*** Data shown Section Begins ***

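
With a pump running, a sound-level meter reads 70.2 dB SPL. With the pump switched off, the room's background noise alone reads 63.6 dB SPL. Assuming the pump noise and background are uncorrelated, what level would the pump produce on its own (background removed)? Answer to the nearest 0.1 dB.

69.1 dB SPL

Subtract intensities: L_src = 10·log₁₀(10^(L_total/10) − 10^(L_bg/10)).
L_src = 10·log₁₀(10^(70.2/10) − 10^(63.6/10)) = 10·log₁₀(8180000) = 69.1 dB SPL.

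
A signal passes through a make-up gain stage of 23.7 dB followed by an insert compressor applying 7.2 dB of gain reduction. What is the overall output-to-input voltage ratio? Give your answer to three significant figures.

6.68

Net gain = 23.7 + (−7.2) = 16.5 dB.
Voltage ratio = 10^(16.5/20) = 6.68.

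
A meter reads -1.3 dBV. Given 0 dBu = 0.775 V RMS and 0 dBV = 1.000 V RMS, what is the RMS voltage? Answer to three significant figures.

V = 1.000 V × 10^(-1.3/20).
= 1.000 × 0.8610 = 0.861 V.

0.861 V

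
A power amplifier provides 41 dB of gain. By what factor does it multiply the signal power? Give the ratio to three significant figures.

12600

Power ratio = 10^(dB/10).
10^(41/10) = 10^(4.100) = 12600.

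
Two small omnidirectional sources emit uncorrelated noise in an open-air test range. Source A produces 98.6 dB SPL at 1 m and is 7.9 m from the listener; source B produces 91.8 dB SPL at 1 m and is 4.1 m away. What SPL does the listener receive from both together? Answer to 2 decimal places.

83.14 dB SPL

At the listener: L_A = 98.6 − 20·log₁₀(7.9) = 80.647 dB; L_B = 91.8 − 20·log₁₀(4.1) = 79.544 dB.
Combined: 10·log₁₀(10^(80.647/10)+10^(79.544/10)) = 83.14 dB SPL.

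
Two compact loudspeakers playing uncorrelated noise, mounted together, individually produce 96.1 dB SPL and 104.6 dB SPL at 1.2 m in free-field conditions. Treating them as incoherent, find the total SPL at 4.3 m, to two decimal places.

Combined at 1.2 m: 10·log₁₀(10^(96.1/10)+10^(104.6/10)) = 105.174 dB SPL.
Then apply −20·log₁₀(4.3/1.2) = -11.086 dB → 94.09 dB SPL.

94.09 dB SPL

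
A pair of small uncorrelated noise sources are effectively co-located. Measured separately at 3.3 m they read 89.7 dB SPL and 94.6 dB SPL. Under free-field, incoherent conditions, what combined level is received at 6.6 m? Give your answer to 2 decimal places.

Combined at 3.3 m: 10·log₁₀(10^(89.7/10)+10^(94.6/10)) = 95.818 dB SPL.
Then apply −20·log₁₀(6.6/3.3) = -6.021 dB → 89.80 dB SPL.

89.80 dB SPL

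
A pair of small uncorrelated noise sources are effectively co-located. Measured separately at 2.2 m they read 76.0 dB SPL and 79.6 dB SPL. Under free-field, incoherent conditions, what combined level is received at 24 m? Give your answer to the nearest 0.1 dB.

Combined at 2.2 m: 10·log₁₀(10^(76.0/10)+10^(79.6/10)) = 81.17 dB SPL.
Then apply −20·log₁₀(24/2.2) = -20.76 dB → 60.4 dB SPL.

60.4 dB SPL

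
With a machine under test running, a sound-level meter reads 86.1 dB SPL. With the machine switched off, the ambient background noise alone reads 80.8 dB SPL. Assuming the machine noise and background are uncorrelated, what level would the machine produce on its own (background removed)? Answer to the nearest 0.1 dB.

Background correction is a power subtraction:
L_src = 10·log₁₀(10^(86.1/10) − 10^(80.8/10)) = 10·log₁₀(287200000) = 84.6 dB SPL.

84.6 dB SPL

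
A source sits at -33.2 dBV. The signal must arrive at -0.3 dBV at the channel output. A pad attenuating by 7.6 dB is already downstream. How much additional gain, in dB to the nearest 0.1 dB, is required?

The required make-up gain is the shortfall in the dB sum.
G = -0.3 − (-33.2) + 7.6 = 40.5 dB.

40.5 dB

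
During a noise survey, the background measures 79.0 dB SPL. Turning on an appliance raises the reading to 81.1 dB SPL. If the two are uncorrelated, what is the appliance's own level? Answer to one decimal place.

76.9 dB SPL

Background correction is a power subtraction:
L_src = 10·log₁₀(10^(81.1/10) − 10^(79.0/10)) = 10·log₁₀(49390000) = 76.9 dB SPL.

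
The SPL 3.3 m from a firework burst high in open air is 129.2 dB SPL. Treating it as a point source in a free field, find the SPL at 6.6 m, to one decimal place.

For a point source in a free field, ΔL = −20·log₁₀(d₂/d₁).
ΔL = −20·log₁₀(6.6/3.3) = -6.02 dB, so L₂ = 129.2 + (-6.02) = 123.2 dB SPL.

123.2 dB SPL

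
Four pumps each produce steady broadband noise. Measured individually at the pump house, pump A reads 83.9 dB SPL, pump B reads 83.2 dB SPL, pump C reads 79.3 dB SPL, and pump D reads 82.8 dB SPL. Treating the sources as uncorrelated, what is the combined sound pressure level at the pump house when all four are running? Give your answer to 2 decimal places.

88.63 dB SPL

Uncorrelated sources add in intensity (power), not in dB.
L_total = 10·log₁₀(10^(83.9/10) + 10^(83.2/10) + 10^(79.3/10) + 10^(82.8/10)) = 10·log₁₀(730100000) = 88.63 dB SPL.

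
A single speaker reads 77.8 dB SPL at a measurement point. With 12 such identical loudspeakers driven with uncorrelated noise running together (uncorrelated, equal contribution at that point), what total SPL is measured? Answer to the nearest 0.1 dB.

88.6 dB SPL

12 equal incoherent sources raise the level by 10·log₁₀(12) = 10.79 dB.
L_total = 77.8 + 10.79 = 88.6 dB SPL.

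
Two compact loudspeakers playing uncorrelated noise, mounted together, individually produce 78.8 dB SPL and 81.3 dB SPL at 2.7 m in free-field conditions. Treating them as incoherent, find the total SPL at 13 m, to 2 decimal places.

69.59 dB SPL

Combined at 2.7 m: 10·log₁₀(10^(78.8/10)+10^(81.3/10)) = 83.238 dB SPL.
Then apply −20·log₁₀(13/2.7) = -13.652 dB → 69.59 dB SPL.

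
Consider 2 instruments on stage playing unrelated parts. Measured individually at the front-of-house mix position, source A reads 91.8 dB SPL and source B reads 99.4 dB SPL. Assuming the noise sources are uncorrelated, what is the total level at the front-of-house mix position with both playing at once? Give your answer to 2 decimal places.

Uncorrelated sources add in intensity (power), not in dB.
L_total = 10·log₁₀(10^(91.8/10) + 10^(99.4/10)) = 10·log₁₀(10223000000) = 100.10 dB SPL.

100.10 dB SPL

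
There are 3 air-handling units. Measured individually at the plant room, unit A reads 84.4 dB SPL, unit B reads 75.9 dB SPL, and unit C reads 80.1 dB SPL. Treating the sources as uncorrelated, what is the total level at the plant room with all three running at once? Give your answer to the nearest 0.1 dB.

Incoherent sources sum as intensities:
L_total = 10·log₁₀(10^(84.4/10) + 10^(75.9/10) + 10^(80.1/10)) = 10·log₁₀(416700000) = 86.2 dB SPL.

86.2 dB SPL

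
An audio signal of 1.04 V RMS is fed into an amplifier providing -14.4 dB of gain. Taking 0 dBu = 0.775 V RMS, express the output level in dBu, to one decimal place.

Input level: 20·log₁₀(1.04/0.775) = 2.55 dBu.
Output: 2.55 − 14.4 = -11.8 dBu.

-11.8 dBu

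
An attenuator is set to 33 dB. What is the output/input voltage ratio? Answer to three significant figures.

0.0224

Voltage ratio = 10^(dB/20).
10^(-33/20) = 10^(-1.650) = 0.0224.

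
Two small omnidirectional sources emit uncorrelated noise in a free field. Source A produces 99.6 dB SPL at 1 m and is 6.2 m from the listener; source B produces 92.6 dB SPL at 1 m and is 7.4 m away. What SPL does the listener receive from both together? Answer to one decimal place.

84.3 dB SPL

At the listener: L_A = 99.6 − 20·log₁₀(6.2) = 83.75 dB; L_B = 92.6 − 20·log₁₀(7.4) = 75.22 dB.
Combined: 10·log₁₀(10^(83.75/10)+10^(75.22/10)) = 84.3 dB SPL.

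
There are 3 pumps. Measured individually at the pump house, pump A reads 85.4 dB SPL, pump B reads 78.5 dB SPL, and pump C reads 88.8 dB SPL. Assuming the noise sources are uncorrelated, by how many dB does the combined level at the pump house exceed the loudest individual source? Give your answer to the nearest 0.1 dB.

Uncorrelated sources add in intensity (power), not in dB.
L_total = 10·log₁₀(10^(85.4/10) + 10^(78.5/10) + 10^(88.8/10)) = 90.70 dB SPL.
Excess over the loudest (88.8 dB): 90.70 − 88.8 = 1.9 dB.

1.9 dB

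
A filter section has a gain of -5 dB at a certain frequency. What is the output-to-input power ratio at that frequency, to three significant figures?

0.316

Power ratio = 10^(dB/10).
10^(-5/10) = 10^(-0.5000) = 0.316.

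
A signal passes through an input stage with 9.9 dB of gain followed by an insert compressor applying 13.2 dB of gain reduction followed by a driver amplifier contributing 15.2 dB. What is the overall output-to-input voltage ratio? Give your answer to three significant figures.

3.94

Net gain = 9.9 + (−13.2) + 15.2 = 11.9 dB.
Voltage ratio = 10^(11.9/20) = 3.94.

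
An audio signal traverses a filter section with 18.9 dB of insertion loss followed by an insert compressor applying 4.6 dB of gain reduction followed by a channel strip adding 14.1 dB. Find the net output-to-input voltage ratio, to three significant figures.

Net gain = (−18.9) + (−4.6) + 14.1 = -9.4 dB.
Voltage ratio = 10^(-9.4/20) = 0.339.

0.339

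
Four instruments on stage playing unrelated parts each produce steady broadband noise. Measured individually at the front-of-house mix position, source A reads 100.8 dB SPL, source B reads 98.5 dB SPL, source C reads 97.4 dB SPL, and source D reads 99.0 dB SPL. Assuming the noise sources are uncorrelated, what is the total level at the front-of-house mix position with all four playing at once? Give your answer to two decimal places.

Add the sources as powers (linear), then convert back to dB:
L_total = 10·log₁₀(10^(100.8/10) + 10^(98.5/10) + 10^(97.4/10) + 10^(99.0/10)) = 10·log₁₀(32541000000) = 105.12 dB SPL.

105.12 dB SPL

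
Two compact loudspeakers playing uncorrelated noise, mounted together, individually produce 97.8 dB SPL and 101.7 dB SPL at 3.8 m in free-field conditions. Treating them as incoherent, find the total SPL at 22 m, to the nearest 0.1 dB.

87.9 dB SPL

Combined at 3.8 m: 10·log₁₀(10^(97.8/10)+10^(101.7/10)) = 103.18 dB SPL.
Then apply −20·log₁₀(22/3.8) = -15.25 dB → 87.9 dB SPL.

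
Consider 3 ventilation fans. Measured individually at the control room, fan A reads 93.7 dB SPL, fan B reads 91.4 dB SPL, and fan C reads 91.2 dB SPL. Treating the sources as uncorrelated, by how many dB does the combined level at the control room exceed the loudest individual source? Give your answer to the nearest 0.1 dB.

3.3 dB

Uncorrelated sources add in intensity (power), not in dB.
L_total = 10·log₁₀(10^(93.7/10) + 10^(91.4/10) + 10^(91.2/10)) = 97.03 dB SPL.
Excess over the loudest (93.7 dB): 97.03 − 93.7 = 3.3 dB.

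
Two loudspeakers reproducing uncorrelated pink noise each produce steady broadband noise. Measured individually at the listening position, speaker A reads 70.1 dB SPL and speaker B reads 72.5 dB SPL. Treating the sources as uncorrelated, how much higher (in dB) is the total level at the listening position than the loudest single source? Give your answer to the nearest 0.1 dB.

2.0 dB

Add the sources as powers (linear), then convert back to dB:
L_total = 10·log₁₀(10^(70.1/10) + 10^(72.5/10)) = 74.47 dB SPL.
Excess over the loudest (72.5 dB): 74.47 − 72.5 = 2.0 dB.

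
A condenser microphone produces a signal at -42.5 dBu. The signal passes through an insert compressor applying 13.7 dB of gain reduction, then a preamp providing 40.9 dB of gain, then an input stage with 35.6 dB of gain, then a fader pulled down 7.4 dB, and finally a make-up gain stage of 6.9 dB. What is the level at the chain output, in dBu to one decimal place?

In dB, series stages simply add:
-42.5 − 13.7 + 40.9 + 35.6 − 7.4 + 6.9 = +19.8 dBu.

+19.8 dBu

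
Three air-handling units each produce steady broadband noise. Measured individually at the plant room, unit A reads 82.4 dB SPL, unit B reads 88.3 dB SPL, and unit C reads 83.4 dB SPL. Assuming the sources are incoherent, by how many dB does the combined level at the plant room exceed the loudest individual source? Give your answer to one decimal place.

Add the sources as powers (linear), then convert back to dB:
L_total = 10·log₁₀(10^(82.4/10) + 10^(88.3/10) + 10^(83.4/10)) = 90.29 dB SPL.
Excess over the loudest (88.3 dB): 90.29 − 88.3 = 2.0 dB.

2.0 dB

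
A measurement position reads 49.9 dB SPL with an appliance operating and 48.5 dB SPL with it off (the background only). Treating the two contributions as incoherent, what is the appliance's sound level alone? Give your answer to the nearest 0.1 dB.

Background correction is a power subtraction:
L_src = 10·log₁₀(10^(49.9/10) − 10^(48.5/10)) = 10·log₁₀(26930) = 44.3 dB SPL.

44.3 dB SPL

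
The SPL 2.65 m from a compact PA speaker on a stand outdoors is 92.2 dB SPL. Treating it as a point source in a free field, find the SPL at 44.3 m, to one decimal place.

Free-field point source: level drops by 20·log₁₀ of the distance ratio.
ΔL = −20·log₁₀(44.3/2.65) = -24.46 dB, so L₂ = 92.2 + (-24.46) = 67.7 dB SPL.

67.7 dB SPL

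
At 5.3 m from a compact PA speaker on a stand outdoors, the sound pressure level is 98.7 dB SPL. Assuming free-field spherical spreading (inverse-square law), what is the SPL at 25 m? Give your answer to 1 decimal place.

Free-field point source: level drops by 20·log₁₀ of the distance ratio.
ΔL = −20·log₁₀(25/5.3) = -13.47 dB, so L₂ = 98.7 + (-13.47) = 85.2 dB SPL.

85.2 dB SPL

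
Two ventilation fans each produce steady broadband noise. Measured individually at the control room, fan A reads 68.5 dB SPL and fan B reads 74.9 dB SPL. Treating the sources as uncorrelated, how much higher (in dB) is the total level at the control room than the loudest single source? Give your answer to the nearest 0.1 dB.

Incoherent sources sum as intensities:
L_total = 10·log₁₀(10^(68.5/10) + 10^(74.9/10)) = 75.80 dB SPL.
Excess over the loudest (74.9 dB): 75.80 − 74.9 = 0.9 dB.

0.9 dB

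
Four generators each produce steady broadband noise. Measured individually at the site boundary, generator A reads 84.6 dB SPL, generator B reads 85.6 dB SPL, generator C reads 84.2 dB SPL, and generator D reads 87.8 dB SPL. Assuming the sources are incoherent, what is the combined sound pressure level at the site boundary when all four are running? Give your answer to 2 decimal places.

91.81 dB SPL

Uncorrelated sources add in intensity (power), not in dB.
L_total = 10·log₁₀(10^(84.6/10) + 10^(85.6/10) + 10^(84.2/10) + 10^(87.8/10)) = 10·log₁₀(1517000000) = 91.81 dB SPL.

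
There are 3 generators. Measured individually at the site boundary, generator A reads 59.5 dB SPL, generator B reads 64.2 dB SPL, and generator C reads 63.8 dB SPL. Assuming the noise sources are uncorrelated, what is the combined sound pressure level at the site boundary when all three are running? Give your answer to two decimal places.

Add the sources as powers (linear), then convert back to dB:
L_total = 10·log₁₀(10^(59.5/10) + 10^(64.2/10) + 10^(63.8/10)) = 10·log₁₀(5920000) = 67.72 dB SPL.

67.72 dB SPL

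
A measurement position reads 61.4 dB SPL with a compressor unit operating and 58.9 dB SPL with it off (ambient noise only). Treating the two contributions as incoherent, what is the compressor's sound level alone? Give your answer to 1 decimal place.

57.8 dB SPL

Subtract intensities: L_src = 10·log₁₀(10^(L_total/10) − 10^(L_bg/10)).
L_src = 10·log₁₀(10^(61.4/10) − 10^(58.9/10)) = 10·log₁₀(604100) = 57.8 dB SPL.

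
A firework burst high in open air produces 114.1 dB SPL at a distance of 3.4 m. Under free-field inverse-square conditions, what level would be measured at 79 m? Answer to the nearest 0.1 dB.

Free-field point source: level drops by 20·log₁₀ of the distance ratio.
ΔL = −20·log₁₀(79/3.4) = -27.32 dB, so L₂ = 114.1 + (-27.32) = 86.8 dB SPL.

86.8 dB SPL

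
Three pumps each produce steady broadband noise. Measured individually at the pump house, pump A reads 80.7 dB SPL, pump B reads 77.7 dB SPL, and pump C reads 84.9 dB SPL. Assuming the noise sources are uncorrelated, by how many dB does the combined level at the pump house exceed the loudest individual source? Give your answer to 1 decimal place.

2.0 dB

Uncorrelated sources add in intensity (power), not in dB.
L_total = 10·log₁₀(10^(80.7/10) + 10^(77.7/10) + 10^(84.9/10)) = 86.86 dB SPL.
Excess over the loudest (84.9 dB): 86.86 − 84.9 = 2.0 dB.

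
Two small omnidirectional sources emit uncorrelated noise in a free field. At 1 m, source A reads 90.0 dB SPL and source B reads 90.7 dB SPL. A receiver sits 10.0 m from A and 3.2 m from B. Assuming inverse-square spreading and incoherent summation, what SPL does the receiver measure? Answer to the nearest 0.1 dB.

At the listener: L_A = 90.0 − 20·log₁₀(10.0) = 70.00 dB; L_B = 90.7 − 20·log₁₀(3.2) = 80.60 dB.
Combined: 10·log₁₀(10^(70.00/10)+10^(80.60/10)) = 81.0 dB SPL.

81.0 dB SPL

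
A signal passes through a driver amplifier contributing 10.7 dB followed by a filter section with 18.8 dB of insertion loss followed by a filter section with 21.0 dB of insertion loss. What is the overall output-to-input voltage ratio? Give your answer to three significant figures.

0.0351

Net gain = 10.7 + (−18.8) + (−21.0) = -29.1 dB.
Voltage ratio = 10^(-29.1/20) = 0.0351.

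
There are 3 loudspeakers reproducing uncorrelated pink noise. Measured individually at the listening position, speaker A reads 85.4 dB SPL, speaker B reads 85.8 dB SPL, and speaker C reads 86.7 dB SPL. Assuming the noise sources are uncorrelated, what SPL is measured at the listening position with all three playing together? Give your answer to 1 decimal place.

90.8 dB SPL

Uncorrelated sources add in intensity (power), not in dB.
L_total = 10·log₁₀(10^(85.4/10) + 10^(85.8/10) + 10^(86.7/10)) = 10·log₁₀(1195000000) = 90.8 dB SPL.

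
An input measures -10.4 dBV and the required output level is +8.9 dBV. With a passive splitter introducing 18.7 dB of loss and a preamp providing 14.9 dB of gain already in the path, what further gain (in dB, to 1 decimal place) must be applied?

23.1 dB

The required make-up gain is the shortfall in the dB sum.
G = +8.9 − (-10.4) + 18.7 − 14.9 = 23.1 dB.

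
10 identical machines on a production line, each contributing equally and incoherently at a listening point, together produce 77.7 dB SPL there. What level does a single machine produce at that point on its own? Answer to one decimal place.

10 equal incoherent sources add 10·log₁₀(10) = 10.00 dB over one source.
L_one = 77.7 − 10.00 = 67.7 dB SPL.

67.7 dB SPL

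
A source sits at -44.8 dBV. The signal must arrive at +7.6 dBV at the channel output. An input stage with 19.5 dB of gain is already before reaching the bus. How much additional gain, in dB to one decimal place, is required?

The required make-up gain is the shortfall in the dB sum.
G = +7.6 − (-44.8) − 19.5 = 32.9 dB.

32.9 dB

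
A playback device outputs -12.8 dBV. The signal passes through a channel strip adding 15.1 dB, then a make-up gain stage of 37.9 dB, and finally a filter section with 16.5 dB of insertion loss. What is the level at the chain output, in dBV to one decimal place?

+23.7 dBV

Gain stages sum in dB:
-12.8 + 15.1 + 37.9 − 16.5 = +23.7 dBV.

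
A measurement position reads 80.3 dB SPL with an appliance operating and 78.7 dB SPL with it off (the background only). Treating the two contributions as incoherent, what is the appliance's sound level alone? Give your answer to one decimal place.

75.2 dB SPL

Background correction is a power subtraction:
L_src = 10·log₁₀(10^(80.3/10) − 10^(78.7/10)) = 10·log₁₀(33020000) = 75.2 dB SPL.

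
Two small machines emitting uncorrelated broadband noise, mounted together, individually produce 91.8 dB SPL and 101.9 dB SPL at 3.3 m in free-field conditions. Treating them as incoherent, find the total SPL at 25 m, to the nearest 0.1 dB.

84.7 dB SPL

Combined at 3.3 m: 10·log₁₀(10^(91.8/10)+10^(101.9/10)) = 102.30 dB SPL.
Then apply −20·log₁₀(25/3.3) = -17.59 dB → 84.7 dB SPL.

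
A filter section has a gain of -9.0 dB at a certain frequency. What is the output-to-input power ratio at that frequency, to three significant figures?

0.126

Power ratio = 10^(dB/10).
10^(-9.0/10) = 10^(-0.9000) = 0.126.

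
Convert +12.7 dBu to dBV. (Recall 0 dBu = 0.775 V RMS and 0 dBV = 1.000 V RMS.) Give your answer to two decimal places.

The offset between the scales is 20·log₁₀(0.775/1.000) = −2.214 dB.
So dBV = +12.7 − 2.214 = +10.49 dBV.

+10.49 dBV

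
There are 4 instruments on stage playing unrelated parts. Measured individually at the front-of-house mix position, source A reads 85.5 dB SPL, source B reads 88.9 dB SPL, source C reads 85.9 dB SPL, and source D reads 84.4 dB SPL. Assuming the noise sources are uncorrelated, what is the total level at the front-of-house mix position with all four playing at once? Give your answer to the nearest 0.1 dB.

Add the sources as powers (linear), then convert back to dB:
L_total = 10·log₁₀(10^(85.5/10) + 10^(88.9/10) + 10^(85.9/10) + 10^(84.4/10)) = 10·log₁₀(1796000000) = 92.5 dB SPL.

92.5 dB SPL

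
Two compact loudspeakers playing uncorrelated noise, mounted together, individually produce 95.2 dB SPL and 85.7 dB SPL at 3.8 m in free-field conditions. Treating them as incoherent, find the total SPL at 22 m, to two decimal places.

Combined at 3.8 m: 10·log₁₀(10^(95.2/10)+10^(85.7/10)) = 95.662 dB SPL.
Then apply −20·log₁₀(22/3.8) = -15.253 dB → 80.41 dB SPL.

80.41 dB SPL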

*** Data shown Section Ends ***

▶ _Exercise details_
Return, word for word, every line from the line with "Convert +12.7 dBu" to the final line of the data.

▶ _Response box_
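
Convert +12.7 dBu to dBV. (Recall 0 dBu = 0.775 V RMS and 0 dBV = 1.000 V RMS.) Give your answer to two decimal places.

The offset between the scales is 20·log₁₀(0.775/1.000) = −2.214 dB.
So dBV = +12.7 − 2.214 = +10.49 dBV.

+10.49 dBV

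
There are 4 instruments on stage playing unrelated parts. Measured individually at the front-of-house mix position, source A reads 85.5 dB SPL, source B reads 88.9 dB SPL, source C reads 85.9 dB SPL, and source D reads 84.4 dB SPL. Assuming the noise sources are uncorrelated, what is the total level at the front-of-house mix position with all four playing at once? Give your answer to the nearest 0.1 dB.

Add the sources as powers (linear), then convert back to dB:
L_total = 10·log₁₀(10^(85.5/10) + 10^(88.9/10) + 10^(85.9/10) + 10^(84.4/10)) = 10·log₁₀(1796000000) = 92.5 dB SPL.

92.5 dB SPL

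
Two compact loudspeakers playing uncorrelated noise, mounted together, individually produce 95.2 dB SPL and 85.7 dB SPL at 3.8 m in free-field conditions. Treating them as incoherent, find the total SPL at 22 m, to two decimal places.

Combined at 3.8 m: 10·log₁₀(10^(95.2/10)+10^(85.7/10)) = 95.662 dB SPL.
Then apply −20·log₁₀(22/3.8) = -15.253 dB → 80.41 dB SPL.

80.41 dB SPL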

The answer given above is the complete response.